* _PROBLEM STATEMENT_: Your answer should hold exactly the lines from the one with "frame number 447653?" through the final line of the data below, reproduced as written.

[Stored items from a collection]
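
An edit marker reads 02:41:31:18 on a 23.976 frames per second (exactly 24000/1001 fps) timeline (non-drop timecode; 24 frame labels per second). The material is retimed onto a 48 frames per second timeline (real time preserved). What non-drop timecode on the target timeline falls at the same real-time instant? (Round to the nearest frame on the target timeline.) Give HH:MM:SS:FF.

02:41:41:21

Source frame index: (2×3600 + 41×60 + 31) × 24 + 18 = 232602.
Real time: 232602 / (24000/1001) = 38805767/4000 s.
Target frame: (38805767/4000) × (48) = 116417301/250 ≈ 465669.204 → 465669.
At 48 labels/s: frame 465669 → 02:41:41:21.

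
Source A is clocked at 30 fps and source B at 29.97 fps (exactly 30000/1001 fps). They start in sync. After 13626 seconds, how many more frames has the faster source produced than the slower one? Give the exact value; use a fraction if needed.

408780/1001 frames

A emits 30 × 13626 = 408780 frames; B emits 30000/1001 × 13626 = 408780000/1001.
Difference = 408780/1001 frames (≈ 408.3716); B is behind A.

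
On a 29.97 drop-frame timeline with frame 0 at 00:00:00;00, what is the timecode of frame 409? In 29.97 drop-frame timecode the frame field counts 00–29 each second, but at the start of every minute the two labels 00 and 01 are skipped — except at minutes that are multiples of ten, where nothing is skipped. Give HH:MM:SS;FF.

Each 10-minute DF block holds 10 × 60 × 30 − 9 × 2 = 17982 frames. 409 ÷ 17982 → 0 full blocks, remainder 409.
Within the partial block the first minute is 1800 frames and each further minute 1798, so 0 further minute boundaries passed. Total skipped labels = 18 × 0 + 2 × 0 = 0.
Non-drop label index = 409 + 0 = 409; at 30 labels/s that is 00:00:13:19, i.e. DF 00:00:13;19.

00:00:13;19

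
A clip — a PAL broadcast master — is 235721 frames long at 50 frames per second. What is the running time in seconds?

4714.42 seconds

Running time = 235721 / (50) = 4714.42 s.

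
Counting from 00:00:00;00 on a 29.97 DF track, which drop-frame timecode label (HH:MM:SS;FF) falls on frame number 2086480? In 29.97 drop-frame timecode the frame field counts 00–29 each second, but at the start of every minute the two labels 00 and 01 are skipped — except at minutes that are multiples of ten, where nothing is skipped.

Each 10-minute DF block holds 10 × 60 × 30 − 9 × 2 = 17982 frames. 2086480 ÷ 17982 → 116 full blocks, remainder 568.
Within the partial block the first minute is 1800 frames and each further minute 1798, so 0 further minute boundaries passed. Total skipped labels = 18 × 116 + 2 × 0 = 2088.
Non-drop label index = 2086480 + 2088 = 2088568; at 30 labels/s that is 19:20:18:28, i.e. DF 19:20:18;28.

19:20:18;28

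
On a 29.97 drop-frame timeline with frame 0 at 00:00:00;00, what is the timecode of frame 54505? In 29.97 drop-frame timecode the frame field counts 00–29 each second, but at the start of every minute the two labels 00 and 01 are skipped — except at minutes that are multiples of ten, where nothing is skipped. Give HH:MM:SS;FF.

00:30:18;19

Each 10-minute DF block holds 10 × 60 × 30 − 9 × 2 = 17982 frames. 54505 ÷ 17982 → 3 full blocks, remainder 559.
Within the partial block the first minute is 1800 frames and each further minute 1798, so 0 further minute boundaries passed. Total skipped labels = 18 × 3 + 2 × 0 = 54.
Non-drop label index = 54505 + 54 = 54559; at 30 labels/s that is 00:30:18:19, i.e. DF 00:30:18;19.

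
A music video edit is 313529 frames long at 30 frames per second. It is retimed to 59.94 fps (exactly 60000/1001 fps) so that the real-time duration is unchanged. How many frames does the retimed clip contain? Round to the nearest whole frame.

626432 frames

Frames at target rate = 313529 × (60000/1001) / (30) = 627058000/1001 ≈ 626431.568.
Nearest whole frame: 626432.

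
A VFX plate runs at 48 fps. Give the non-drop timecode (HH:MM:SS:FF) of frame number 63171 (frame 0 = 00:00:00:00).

63171 ÷ 48 = 1316 full seconds, remainder 3 frames.
1316 s = 0 h 21 min 56 s.
Timecode: 00:21:56:03.

00:21:56:03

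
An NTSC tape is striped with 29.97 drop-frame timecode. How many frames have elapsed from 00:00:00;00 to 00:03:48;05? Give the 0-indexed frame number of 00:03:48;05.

Complete 10-minute blocks: 0, each 17982 frames → 0.
Remaining 3 whole minutes in the current block: 1800 + 2 × 1798 = 5396 frames.
Within the current minute: 48 × 30 + 5 − 2 = 1443 (labels ;00/;01 skipped at this minute). Total = 0 + 5396 + 1443 = 6839.

6839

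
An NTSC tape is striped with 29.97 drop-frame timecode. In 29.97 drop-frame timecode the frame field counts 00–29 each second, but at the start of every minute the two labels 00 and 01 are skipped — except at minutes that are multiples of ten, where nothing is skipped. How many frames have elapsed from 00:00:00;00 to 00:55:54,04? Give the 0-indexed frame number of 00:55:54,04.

As if non-drop at 30 labels/s: (0 × 3600 + 55 × 60 + 54) × 30 + 4 = 100624.
Minute boundaries passed: 55; those not divisible by 10: 55 − 5 = 50; dropped labels = 2 × 50 = 100.
Actual frame index = 100624 − 100 = 100524.

100524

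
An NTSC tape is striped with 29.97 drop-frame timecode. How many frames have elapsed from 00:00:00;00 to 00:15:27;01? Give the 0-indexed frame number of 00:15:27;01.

Complete 10-minute blocks: 1, each 17982 frames → 17982.
Remaining 5 whole minutes in the current block: 1800 + 4 × 1798 = 8992 frames.
Within the current minute: 27 × 30 + 1 − 2 = 809 (labels ;00/;01 skipped at this minute). Total = 17982 + 8992 + 809 = 27783.

27783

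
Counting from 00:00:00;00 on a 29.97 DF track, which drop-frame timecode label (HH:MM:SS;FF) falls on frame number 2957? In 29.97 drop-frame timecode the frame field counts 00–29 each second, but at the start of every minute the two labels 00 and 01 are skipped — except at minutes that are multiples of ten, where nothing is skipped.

Ten DF minutes hold 17982 frames, so frame 2957 lies in block 0 (frames 0–17981) with 2957 frames into that block.
The block's first minute is 1800 frames and the rest 1798 each; 2957 frames reaches minute 1, so 0 × 18 + 1 × 2 = 2 labels have been skipped so far.
Adding those back, label number 2957 + 2 = 2959 at 30 labels/s is 98 s + 19 f = 0 h 1 min 38 s frame 19, i.e. 00:01:38;19.

00:01:38;19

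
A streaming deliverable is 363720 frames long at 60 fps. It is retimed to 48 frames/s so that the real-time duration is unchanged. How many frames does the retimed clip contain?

290976 frames

Target frames = source frames × (target rate / source rate) = 363720 × (48)/(60) = 363720 × 4/5 = 290976.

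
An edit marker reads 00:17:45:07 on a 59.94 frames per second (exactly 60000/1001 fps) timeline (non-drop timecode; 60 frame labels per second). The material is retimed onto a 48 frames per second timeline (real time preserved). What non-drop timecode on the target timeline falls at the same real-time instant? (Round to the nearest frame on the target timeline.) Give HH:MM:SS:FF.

Source frame index: (0×3600 + 17×60 + 45) × 60 + 7 = 63907.
Real time: 63907 / (60000/1001) = 63970907/60000 s.
Target frame: (63970907/60000) × (48) = 63970907/1250 ≈ 51176.726 → 51177.
At 48 labels/s: frame 51177 → 00:17:46:09.

00:17:46:09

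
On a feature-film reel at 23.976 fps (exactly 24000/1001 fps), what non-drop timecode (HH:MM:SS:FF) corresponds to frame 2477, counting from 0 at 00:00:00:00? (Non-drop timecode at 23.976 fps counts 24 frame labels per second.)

00:01:43:05

2477 ÷ 24 = 103 full seconds, remainder 5 frames.
103 s = 0 h 1 min 43 s.
Timecode: 00:01:43:05.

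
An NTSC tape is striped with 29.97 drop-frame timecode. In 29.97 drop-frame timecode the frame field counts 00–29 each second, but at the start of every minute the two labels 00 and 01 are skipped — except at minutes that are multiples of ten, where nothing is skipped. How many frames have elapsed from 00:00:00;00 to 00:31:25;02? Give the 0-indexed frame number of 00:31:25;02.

Complete 10-minute blocks: 3, each 17982 frames → 53946.
Remaining 1 whole minute in the current block: 1800 + 0 × 1798 = 1800 frames.
Within the current minute: 25 × 30 + 2 − 2 = 750 (labels ;00/;01 skipped at this minute). Total = 53946 + 1800 + 750 = 56496.

56496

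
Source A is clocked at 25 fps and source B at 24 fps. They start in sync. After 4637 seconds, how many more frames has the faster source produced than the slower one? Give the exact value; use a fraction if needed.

4637 frames

A emits 25 × 4637 = 115925 frames; B emits 24 × 4637 = 111288.
Difference = 4637 frames; B is behind A.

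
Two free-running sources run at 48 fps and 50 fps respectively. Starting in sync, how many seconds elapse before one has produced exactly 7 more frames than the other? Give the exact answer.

3.5 seconds

The gap grows by |50 − 48| = 2 frames per second.
Time for a 7-frame gap: 7 ÷ (2) = 3.5 s.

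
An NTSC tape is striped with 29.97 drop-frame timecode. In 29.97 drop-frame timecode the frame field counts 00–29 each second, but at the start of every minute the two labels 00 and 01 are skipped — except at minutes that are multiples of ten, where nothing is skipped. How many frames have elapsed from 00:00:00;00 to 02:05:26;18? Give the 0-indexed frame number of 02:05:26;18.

Complete 10-minute blocks: 12, each 17982 frames → 215784.
Remaining 5 whole minutes in the current block: 1800 + 4 × 1798 = 8992 frames.
Within the current minute: 26 × 30 + 18 − 2 = 796 (labels ;00/;01 skipped at this minute). Total = 215784 + 8992 + 796 = 225572.

225572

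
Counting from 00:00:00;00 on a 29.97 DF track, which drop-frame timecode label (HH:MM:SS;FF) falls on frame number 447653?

Ten DF minutes hold 17982 frames, so frame 447653 lies in block 24 (frames 431568–449549) with 16085 frames into that block.
The block's first minute is 1800 frames and the rest 1798 each; 16085 frames reaches minute 8, so 24 × 18 + 8 × 2 = 448 labels have been skipped so far.
Adding those back, label number 447653 + 448 = 448101 at 30 labels/s is 14936 s + 21 f = 4 h 8 min 56 s frame 21, i.e. 04:08:56;21.

04:08:56;21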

* _EXPECTED ANSWER_:
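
Counting from 00:00:00;00 on a 29.97 DF track, which drop-frame timecode label (HH:MM:SS;FF) falls on frame number 447653?

Ten DF minutes hold 17982 frames, so frame 447653 lies in block 24 (frames 431568–449549) with 16085 frames into that block.
The block's first minute is 1800 frames and the rest 1798 each; 16085 frames reaches minute 8, so 24 × 18 + 8 × 2 = 448 labels have been skipped so far.
Adding those back, label number 447653 + 448 = 448101 at 30 labels/s is 14936 s + 21 f = 4 h 8 min 56 s frame 21, i.e. 04:08:56;21.

04:08:56;21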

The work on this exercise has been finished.